*** Opening Listed entries ***

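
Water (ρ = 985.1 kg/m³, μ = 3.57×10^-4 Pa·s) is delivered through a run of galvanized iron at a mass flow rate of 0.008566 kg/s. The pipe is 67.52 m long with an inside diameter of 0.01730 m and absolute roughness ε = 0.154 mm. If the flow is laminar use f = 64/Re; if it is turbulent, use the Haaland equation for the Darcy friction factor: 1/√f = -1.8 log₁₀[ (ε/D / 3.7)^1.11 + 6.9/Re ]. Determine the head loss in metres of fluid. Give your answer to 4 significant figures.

A = πD²/4 = π(0.0173)²/4 = 0.0002351 m²; mean velocity V = ṁ/(ρA) = 0.008566/(985.1 · 0.0002351) = 0.03699 m/s.
Reynolds number Re = ρVD/μ = 985.1 · 0.03699 · 0.0173 / 0.000357 = 1766.
Re < 2300 → laminar flow, so f = 64/Re = 64/1766 = 0.03624 (the turbulent correlation is not needed).
Darcy-Weisbach: ΔP = f(L/D)(ρV²/2) = 0.03624·(67.52/0.0173)·(985.1·0.03699²/2) = 0.03624·3903·0.674 = 95.34 Pa.
Head loss h_f = ΔP/(ρg) = 95.34/(985.1·9.81) = 0.009866 m.

h_f ≈ 0.009866 m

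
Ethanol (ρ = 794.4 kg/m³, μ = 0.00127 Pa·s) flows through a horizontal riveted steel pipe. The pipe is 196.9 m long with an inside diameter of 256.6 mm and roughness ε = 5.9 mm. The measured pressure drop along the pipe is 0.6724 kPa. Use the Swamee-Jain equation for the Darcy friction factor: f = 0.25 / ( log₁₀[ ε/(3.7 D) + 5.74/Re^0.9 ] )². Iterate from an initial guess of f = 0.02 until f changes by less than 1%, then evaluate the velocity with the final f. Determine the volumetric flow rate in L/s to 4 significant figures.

Q ≈ 10.56 L/s

Rearranging Darcy-Weisbach: V = √(2·ΔP·D/(f·L·ρ)). With ε/D = 0.0059/0.2566 = 0.023, iterate starting from f = 0.02:
  f = 0.02 → V = √(2·672.4·0.2566/(0.02·196.9·794.4)) = 0.3321 m/s; Re = ρVD/μ = 5.331e+04; f → 0.05237
  f = 0.05237 → V = 0.2052 m/s; Re = 3.294e+04; f → 0.05292
  f = 0.05292 → V = 0.2042 m/s; Re = 3.277e+04; f → 0.05293
Converged (Δf/f < 1%). With the final f = 0.05293: V = √(2·672.4·0.2566/(0.05293·196.9·794.4)) = 0.2042 m/s.
Q = V·A = 0.2042·(π/4·0.2566²) = 0.01056 m³/s = 10.56 L/s.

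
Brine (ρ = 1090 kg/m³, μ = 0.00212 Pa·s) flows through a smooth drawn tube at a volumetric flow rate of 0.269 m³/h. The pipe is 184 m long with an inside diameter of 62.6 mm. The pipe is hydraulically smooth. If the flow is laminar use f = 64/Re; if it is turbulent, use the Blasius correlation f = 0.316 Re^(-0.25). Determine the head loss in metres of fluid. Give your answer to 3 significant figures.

h_f ≈ 0.00723 m

Q = 0.269 m³/h = 0.269/3600 = 7.472e-05 m³/s.
Cross-sectional area A = πD²/4 = π(0.0626)²/4 = 0.003078 m²; mean velocity V = Q/A = 7.472e-05/0.003078 = 0.02428 m/s.
Reynolds number Re = ρVD/μ = 1090 · 0.02428 · 0.0626 / 0.00212 = 781.4.
Re < 2300 → laminar flow, so f = 64/Re = 64/781.4 = 0.0819 (the turbulent correlation is not needed).
Darcy-Weisbach: ΔP = f(L/D)(ρV²/2) = 0.0819·(184/0.0626)·(1090·0.02428²/2) = 0.0819·2939·0.3212 = 77.33 Pa.
Head loss h_f = ΔP/(ρg) = 77.33/(1090·9.81) = 0.00723 m.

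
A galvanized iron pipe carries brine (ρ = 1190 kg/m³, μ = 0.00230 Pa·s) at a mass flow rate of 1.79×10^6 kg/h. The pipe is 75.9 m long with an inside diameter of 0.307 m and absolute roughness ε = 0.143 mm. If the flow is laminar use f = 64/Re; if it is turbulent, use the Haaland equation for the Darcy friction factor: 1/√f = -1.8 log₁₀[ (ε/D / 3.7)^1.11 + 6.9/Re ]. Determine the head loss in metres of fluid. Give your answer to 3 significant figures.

ṁ = 1.79×10^6 kg/h = 1.79×10^6/3600 = 497.2 kg/s.
A = πD²/4 = π(0.307)²/4 = 0.07402 m²; mean velocity V = ṁ/(ρA) = 497.2/(1190 · 0.07402) = 5.645 m/s.
Reynolds number Re = ρVD/μ = 1190 · 5.645 · 0.307 / 0.0023 = 8.966e+05.
Re > 4000 → turbulent. Relative roughness ε/D = 0.000143/0.307 = 0.000466. Haaland: 1/√f = -1.8 log₁₀[(0.000466/3.7)^1.11 + 6.9/8.966e+05] = -1.8 log₁₀[4.69e-05 + 7.7e-06] = 7.673, so f = 0.01698.
Darcy-Weisbach: ΔP = f(L/D)(ρV²/2) = 0.01698·(75.9/0.307)·(1190·5.645²/2) = 0.01698·247.2·1.896e+04 = 7.96e+04 Pa.
Head loss h_f = ΔP/(ρg) = 7.96e+04/(1190·9.81) = 6.82 m.

h_f ≈ 6.82 m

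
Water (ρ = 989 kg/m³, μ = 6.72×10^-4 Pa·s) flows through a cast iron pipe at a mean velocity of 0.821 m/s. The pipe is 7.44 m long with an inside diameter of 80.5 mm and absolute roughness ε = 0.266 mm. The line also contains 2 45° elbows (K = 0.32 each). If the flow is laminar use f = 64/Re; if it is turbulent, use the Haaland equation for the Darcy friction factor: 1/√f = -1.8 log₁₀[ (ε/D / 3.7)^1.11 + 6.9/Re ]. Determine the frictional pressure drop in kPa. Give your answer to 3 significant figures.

ΔP ≈ 1.08 kPa

Reynolds number Re = ρVD/μ = 989 · 0.821 · 0.0805 / 0.000672 = 9.727e+04.
Re > 4000 → turbulent. Relative roughness ε/D = 0.000266/0.0805 = 0.0033. Haaland: 1/√f = -1.8 log₁₀[(0.0033/3.7)^1.11 + 6.9/9.727e+04] = -1.8 log₁₀[0.000413 + 7.09e-05] = 5.968, so f = 0.02808.
Total minor-loss coefficient ΣK = 2·0.32 = 0.64.
ΔP = [f·L/D + ΣK]·(ρV²/2) = [0.02808·7.44/0.0805 + 0.64]·(989·0.821²/2) = [2.595 + 0.64]·333.3 = 1078 Pa.
ΔP = 1078 Pa = 1.08 kPa.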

*** Closing Listed entries ***

-- What the task requires --
Once you have read the records above, write them all out exactly.

-- Solution --
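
Water (ρ = 985.1 kg/m³, μ = 3.57×10^-4 Pa·s) is delivered through a run of galvanized iron at a mass flow rate of 0.008566 kg/s. The pipe is 67.52 m long with an inside diameter of 0.01730 m and absolute roughness ε = 0.154 mm. If the flow is laminar use f = 64/Re; if it is turbulent, use the Haaland equation for the Darcy friction factor: 1/√f = -1.8 log₁₀[ (ε/D / 3.7)^1.11 + 6.9/Re ]. Determine the head loss in metres of fluid. Give your answer to 4 significant figures.

A = πD²/4 = π(0.0173)²/4 = 0.0002351 m²; mean velocity V = ṁ/(ρA) = 0.008566/(985.1 · 0.0002351) = 0.03699 m/s.
Reynolds number Re = ρVD/μ = 985.1 · 0.03699 · 0.0173 / 0.000357 = 1766.
Re < 2300 → laminar flow, so f = 64/Re = 64/1766 = 0.03624 (the turbulent correlation is not needed).
Darcy-Weisbach: ΔP = f(L/D)(ρV²/2) = 0.03624·(67.52/0.0173)·(985.1·0.03699²/2) = 0.03624·3903·0.674 = 95.34 Pa.
Head loss h_f = ΔP/(ρg) = 95.34/(985.1·9.81) = 0.009866 m.

h_f ≈ 0.009866 m

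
Ethanol (ρ = 794.4 kg/m³, μ = 0.00127 Pa·s) flows through a horizontal riveted steel pipe. The pipe is 196.9 m long with an inside diameter of 256.6 mm and roughness ε = 5.9 mm. The measured pressure drop along the pipe is 0.6724 kPa. Use the Swamee-Jain equation for the Darcy friction factor: f = 0.25 / ( log₁₀[ ε/(3.7 D) + 5.74/Re^0.9 ] )². Iterate from an initial guess of f = 0.02 until f changes by less than 1%, then evaluate the velocity with the final f. Determine the volumetric flow rate in L/s to 4 significant figures.

Q ≈ 10.56 L/s

Rearranging Darcy-Weisbach: V = √(2·ΔP·D/(f·L·ρ)). With ε/D = 0.0059/0.2566 = 0.023, iterate starting from f = 0.02:
  f = 0.02 → V = √(2·672.4·0.2566/(0.02·196.9·794.4)) = 0.3321 m/s; Re = ρVD/μ = 5.331e+04; f → 0.05237
  f = 0.05237 → V = 0.2052 m/s; Re = 3.294e+04; f → 0.05292
  f = 0.05292 → V = 0.2042 m/s; Re = 3.277e+04; f → 0.05293
Converged (Δf/f < 1%). With the final f = 0.05293: V = √(2·672.4·0.2566/(0.05293·196.9·794.4)) = 0.2042 m/s.
Q = V·A = 0.2042·(π/4·0.2566²) = 0.01056 m³/s = 10.56 L/s.

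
Brine (ρ = 1090 kg/m³, μ = 0.00212 Pa·s) flows through a smooth drawn tube at a volumetric flow rate of 0.269 m³/h. The pipe is 184 m long with an inside diameter of 62.6 mm. The pipe is hydraulically smooth. If the flow is laminar use f = 64/Re; if it is turbulent, use the Blasius correlation f = 0.316 Re^(-0.25). Determine the head loss in metres of fluid. Give your answer to 3 significant figures.

h_f ≈ 0.00723 m

Q = 0.269 m³/h = 0.269/3600 = 7.472e-05 m³/s.
Cross-sectional area A = πD²/4 = π(0.0626)²/4 = 0.003078 m²; mean velocity V = Q/A = 7.472e-05/0.003078 = 0.02428 m/s.
Reynolds number Re = ρVD/μ = 1090 · 0.02428 · 0.0626 / 0.00212 = 781.4.
Re < 2300 → laminar flow, so f = 64/Re = 64/781.4 = 0.0819 (the turbulent correlation is not needed).
Darcy-Weisbach: ΔP = f(L/D)(ρV²/2) = 0.0819·(184/0.0626)·(1090·0.02428²/2) = 0.0819·2939·0.3212 = 77.33 Pa.
Head loss h_f = ΔP/(ρg) = 77.33/(1090·9.81) = 0.00723 m.

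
A galvanized iron pipe carries brine (ρ = 1190 kg/m³, μ = 0.00230 Pa·s) at a mass flow rate of 1.79×10^6 kg/h. The pipe is 75.9 m long with an inside diameter of 0.307 m and absolute roughness ε = 0.143 mm. If the flow is laminar use f = 64/Re; if it is turbulent, use the Haaland equation for the Darcy friction factor: 1/√f = -1.8 log₁₀[ (ε/D / 3.7)^1.11 + 6.9/Re ]. Determine the head loss in metres of fluid. Give your answer to 3 significant figures.

ṁ = 1.79×10^6 kg/h = 1.79×10^6/3600 = 497.2 kg/s.
A = πD²/4 = π(0.307)²/4 = 0.07402 m²; mean velocity V = ṁ/(ρA) = 497.2/(1190 · 0.07402) = 5.645 m/s.
Reynolds number Re = ρVD/μ = 1190 · 5.645 · 0.307 / 0.0023 = 8.966e+05.
Re > 4000 → turbulent. Relative roughness ε/D = 0.000143/0.307 = 0.000466. Haaland: 1/√f = -1.8 log₁₀[(0.000466/3.7)^1.11 + 6.9/8.966e+05] = -1.8 log₁₀[4.69e-05 + 7.7e-06] = 7.673, so f = 0.01698.
Darcy-Weisbach: ΔP = f(L/D)(ρV²/2) = 0.01698·(75.9/0.307)·(1190·5.645²/2) = 0.01698·247.2·1.896e+04 = 7.96e+04 Pa.
Head loss h_f = ΔP/(ρg) = 7.96e+04/(1190·9.81) = 6.82 m.

h_f ≈ 6.82 m

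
Water (ρ = 989 kg/m³, μ = 6.72×10^-4 Pa·s) flows through a cast iron pipe at a mean velocity of 0.821 m/s. The pipe is 7.44 m long with an inside diameter of 80.5 mm and absolute roughness ε = 0.266 mm. The line also contains 2 45° elbows (K = 0.32 each). If the flow is laminar use f = 64/Re; if it is turbulent, use the Haaland equation for the Darcy friction factor: 1/√f = -1.8 log₁₀[ (ε/D / 3.7)^1.11 + 6.9/Re ]. Determine the frictional pressure drop in kPa. Give your answer to 3 significant figures.

ΔP ≈ 1.08 kPa

Reynolds number Re = ρVD/μ = 989 · 0.821 · 0.0805 / 0.000672 = 9.727e+04.
Re > 4000 → turbulent. Relative roughness ε/D = 0.000266/0.0805 = 0.0033. Haaland: 1/√f = -1.8 log₁₀[(0.0033/3.7)^1.11 + 6.9/9.727e+04] = -1.8 log₁₀[0.000413 + 7.09e-05] = 5.968, so f = 0.02808.
Total minor-loss coefficient ΣK = 2·0.32 = 0.64.
ΔP = [f·L/D + ΣK]·(ρV²/2) = [0.02808·7.44/0.0805 + 0.64]·(989·0.821²/2) = [2.595 + 0.64]·333.3 = 1078 Pa.
ΔP = 1078 Pa = 1.08 kPa.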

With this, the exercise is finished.